The answer is to be an exact copy of the lines below running from the line with "How many reachable" down to the line with "Here is a deterministic finite automaton M'", both ends included, and nothing more.

§ Supplied material:
=== Section Start ===

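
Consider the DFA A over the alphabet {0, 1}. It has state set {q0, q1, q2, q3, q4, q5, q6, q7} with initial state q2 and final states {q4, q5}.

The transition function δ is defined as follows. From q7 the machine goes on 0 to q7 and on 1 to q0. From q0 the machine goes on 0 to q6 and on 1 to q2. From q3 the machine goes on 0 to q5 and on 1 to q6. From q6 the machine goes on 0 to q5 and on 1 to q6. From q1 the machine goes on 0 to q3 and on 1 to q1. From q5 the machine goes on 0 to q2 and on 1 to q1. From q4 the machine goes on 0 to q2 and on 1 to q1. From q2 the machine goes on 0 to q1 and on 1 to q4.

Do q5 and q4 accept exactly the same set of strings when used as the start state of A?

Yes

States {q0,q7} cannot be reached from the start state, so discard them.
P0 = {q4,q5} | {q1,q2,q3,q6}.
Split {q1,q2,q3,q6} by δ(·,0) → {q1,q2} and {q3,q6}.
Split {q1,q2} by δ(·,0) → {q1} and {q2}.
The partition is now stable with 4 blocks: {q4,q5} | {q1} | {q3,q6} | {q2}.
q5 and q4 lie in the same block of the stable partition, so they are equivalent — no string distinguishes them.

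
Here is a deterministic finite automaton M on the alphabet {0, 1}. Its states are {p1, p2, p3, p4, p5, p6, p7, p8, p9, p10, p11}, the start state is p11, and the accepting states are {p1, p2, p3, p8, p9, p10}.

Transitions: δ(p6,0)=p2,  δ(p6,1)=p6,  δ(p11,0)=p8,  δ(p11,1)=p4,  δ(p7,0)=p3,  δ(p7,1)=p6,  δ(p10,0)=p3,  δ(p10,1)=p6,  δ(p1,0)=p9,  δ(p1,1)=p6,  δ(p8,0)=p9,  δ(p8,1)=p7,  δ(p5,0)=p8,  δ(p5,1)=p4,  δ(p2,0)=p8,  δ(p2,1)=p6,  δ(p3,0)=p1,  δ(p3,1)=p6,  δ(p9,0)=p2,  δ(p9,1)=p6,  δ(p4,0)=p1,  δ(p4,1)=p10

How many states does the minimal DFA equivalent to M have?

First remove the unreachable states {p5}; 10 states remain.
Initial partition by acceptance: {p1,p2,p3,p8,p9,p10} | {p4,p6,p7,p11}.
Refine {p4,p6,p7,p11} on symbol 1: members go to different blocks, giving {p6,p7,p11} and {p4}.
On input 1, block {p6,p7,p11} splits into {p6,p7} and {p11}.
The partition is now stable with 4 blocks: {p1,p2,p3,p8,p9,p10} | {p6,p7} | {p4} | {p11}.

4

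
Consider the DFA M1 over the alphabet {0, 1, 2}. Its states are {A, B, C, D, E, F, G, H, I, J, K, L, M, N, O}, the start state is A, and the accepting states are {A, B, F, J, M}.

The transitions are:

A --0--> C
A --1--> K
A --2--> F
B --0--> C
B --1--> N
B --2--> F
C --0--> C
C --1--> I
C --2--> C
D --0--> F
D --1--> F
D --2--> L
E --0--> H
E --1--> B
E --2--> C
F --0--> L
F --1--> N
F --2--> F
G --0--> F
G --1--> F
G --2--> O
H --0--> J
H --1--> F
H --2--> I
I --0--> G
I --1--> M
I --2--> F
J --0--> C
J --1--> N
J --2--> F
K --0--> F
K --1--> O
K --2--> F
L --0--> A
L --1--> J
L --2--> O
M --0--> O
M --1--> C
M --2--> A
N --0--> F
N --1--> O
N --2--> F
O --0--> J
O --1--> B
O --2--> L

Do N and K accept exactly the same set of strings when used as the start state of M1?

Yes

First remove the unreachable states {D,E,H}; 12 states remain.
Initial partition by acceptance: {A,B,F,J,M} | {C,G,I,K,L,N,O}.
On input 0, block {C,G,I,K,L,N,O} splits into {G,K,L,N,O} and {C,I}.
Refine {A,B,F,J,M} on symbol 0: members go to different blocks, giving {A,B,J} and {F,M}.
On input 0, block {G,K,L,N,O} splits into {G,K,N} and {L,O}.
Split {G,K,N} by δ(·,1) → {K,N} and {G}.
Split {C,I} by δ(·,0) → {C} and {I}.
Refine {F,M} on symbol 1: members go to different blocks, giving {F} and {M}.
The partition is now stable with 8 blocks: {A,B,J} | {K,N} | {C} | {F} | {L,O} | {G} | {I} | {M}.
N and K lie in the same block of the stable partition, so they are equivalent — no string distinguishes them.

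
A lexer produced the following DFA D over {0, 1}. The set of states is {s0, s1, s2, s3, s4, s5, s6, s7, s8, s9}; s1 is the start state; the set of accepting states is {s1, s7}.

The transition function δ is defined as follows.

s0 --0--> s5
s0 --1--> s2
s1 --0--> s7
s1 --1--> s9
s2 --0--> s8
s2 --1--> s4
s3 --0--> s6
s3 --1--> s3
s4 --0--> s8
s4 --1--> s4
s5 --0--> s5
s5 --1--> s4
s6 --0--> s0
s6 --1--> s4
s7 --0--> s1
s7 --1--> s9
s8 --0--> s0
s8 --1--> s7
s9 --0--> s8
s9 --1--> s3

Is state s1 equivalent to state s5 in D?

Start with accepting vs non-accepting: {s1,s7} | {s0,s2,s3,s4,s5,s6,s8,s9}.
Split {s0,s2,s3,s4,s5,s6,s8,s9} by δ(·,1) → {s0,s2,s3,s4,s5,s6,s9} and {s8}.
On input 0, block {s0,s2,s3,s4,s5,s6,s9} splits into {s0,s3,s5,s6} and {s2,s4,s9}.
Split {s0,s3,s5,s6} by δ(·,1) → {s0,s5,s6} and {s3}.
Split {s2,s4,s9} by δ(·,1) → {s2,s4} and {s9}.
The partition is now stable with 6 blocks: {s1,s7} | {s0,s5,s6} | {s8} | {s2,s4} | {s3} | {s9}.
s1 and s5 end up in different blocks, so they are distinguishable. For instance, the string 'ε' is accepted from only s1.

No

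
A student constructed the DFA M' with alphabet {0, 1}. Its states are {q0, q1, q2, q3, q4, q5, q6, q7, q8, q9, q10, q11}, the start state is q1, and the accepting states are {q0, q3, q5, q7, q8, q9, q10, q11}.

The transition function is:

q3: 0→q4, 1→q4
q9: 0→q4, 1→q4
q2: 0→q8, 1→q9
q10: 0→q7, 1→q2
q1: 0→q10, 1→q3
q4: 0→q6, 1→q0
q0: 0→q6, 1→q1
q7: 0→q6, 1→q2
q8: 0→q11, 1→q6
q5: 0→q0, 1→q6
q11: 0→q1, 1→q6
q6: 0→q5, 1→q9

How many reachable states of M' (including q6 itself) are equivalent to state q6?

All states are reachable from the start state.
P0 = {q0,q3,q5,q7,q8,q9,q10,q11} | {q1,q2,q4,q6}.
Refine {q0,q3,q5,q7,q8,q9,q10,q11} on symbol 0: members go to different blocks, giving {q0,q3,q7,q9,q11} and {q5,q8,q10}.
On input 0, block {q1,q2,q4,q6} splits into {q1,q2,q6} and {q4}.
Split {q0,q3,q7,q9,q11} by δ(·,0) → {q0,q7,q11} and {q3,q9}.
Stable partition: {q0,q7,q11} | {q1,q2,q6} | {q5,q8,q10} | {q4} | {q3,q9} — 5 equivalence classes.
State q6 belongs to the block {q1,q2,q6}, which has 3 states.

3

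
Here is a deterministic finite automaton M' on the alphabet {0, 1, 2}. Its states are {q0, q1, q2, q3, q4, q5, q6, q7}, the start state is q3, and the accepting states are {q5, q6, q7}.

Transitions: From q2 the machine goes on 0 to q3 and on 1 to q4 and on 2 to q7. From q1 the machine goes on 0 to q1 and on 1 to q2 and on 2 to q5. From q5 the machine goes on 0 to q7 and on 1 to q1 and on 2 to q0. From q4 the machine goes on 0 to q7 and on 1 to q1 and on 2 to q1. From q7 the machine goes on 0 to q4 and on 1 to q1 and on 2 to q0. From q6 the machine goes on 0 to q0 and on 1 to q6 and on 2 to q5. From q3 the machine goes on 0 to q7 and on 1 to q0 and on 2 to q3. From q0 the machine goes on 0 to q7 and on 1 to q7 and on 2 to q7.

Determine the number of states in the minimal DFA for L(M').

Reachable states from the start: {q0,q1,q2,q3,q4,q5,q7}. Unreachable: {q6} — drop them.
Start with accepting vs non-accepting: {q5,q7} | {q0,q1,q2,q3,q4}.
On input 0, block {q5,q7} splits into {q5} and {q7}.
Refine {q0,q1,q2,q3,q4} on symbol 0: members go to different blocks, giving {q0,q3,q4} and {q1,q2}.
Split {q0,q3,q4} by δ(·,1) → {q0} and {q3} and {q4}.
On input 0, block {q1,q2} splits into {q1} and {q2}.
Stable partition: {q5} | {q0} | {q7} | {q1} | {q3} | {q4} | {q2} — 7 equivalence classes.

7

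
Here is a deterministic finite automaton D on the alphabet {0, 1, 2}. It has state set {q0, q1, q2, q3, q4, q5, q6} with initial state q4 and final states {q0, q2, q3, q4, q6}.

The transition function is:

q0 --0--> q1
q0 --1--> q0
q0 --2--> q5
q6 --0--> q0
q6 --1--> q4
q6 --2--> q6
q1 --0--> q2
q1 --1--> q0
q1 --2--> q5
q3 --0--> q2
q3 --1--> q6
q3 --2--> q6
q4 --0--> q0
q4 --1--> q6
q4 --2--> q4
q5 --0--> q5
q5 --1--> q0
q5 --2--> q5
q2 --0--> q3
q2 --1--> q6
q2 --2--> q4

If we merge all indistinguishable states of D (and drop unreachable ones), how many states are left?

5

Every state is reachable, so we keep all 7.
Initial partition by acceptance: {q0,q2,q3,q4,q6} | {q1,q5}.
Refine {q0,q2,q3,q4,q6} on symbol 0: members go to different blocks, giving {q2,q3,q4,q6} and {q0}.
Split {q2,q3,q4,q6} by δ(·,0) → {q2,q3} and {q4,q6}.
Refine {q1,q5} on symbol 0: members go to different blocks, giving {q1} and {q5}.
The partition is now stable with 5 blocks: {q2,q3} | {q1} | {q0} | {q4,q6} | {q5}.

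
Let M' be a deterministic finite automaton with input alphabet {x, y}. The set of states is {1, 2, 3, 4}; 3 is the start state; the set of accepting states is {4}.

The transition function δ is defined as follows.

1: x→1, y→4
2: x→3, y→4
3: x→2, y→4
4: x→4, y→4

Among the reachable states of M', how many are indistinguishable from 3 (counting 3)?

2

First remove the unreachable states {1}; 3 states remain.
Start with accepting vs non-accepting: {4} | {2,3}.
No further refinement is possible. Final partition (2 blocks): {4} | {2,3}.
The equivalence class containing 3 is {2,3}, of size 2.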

=== Section End ===

§ Answer area:
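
How many reachable states of M' (including q6 itself) are equivalent to state q6?

All states are reachable from the start state.
P0 = {q0,q3,q5,q7,q8,q9,q10,q11} | {q1,q2,q4,q6}.
Refine {q0,q3,q5,q7,q8,q9,q10,q11} on symbol 0: members go to different blocks, giving {q0,q3,q7,q9,q11} and {q5,q8,q10}.
On input 0, block {q1,q2,q4,q6} splits into {q1,q2,q6} and {q4}.
Split {q0,q3,q7,q9,q11} by δ(·,0) → {q0,q7,q11} and {q3,q9}.
Stable partition: {q0,q7,q11} | {q1,q2,q6} | {q5,q8,q10} | {q4} | {q3,q9} — 5 equivalence classes.
State q6 belongs to the block {q1,q2,q6}, which has 3 states.

3

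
Here is a deterministic finite automaton M' on the alphabet {0, 1, 2}. Its states are {q0, q1, q2, q3, q4, q5, q6, q7}, the start state is q3, and the accepting states are {q5, q6, q7}.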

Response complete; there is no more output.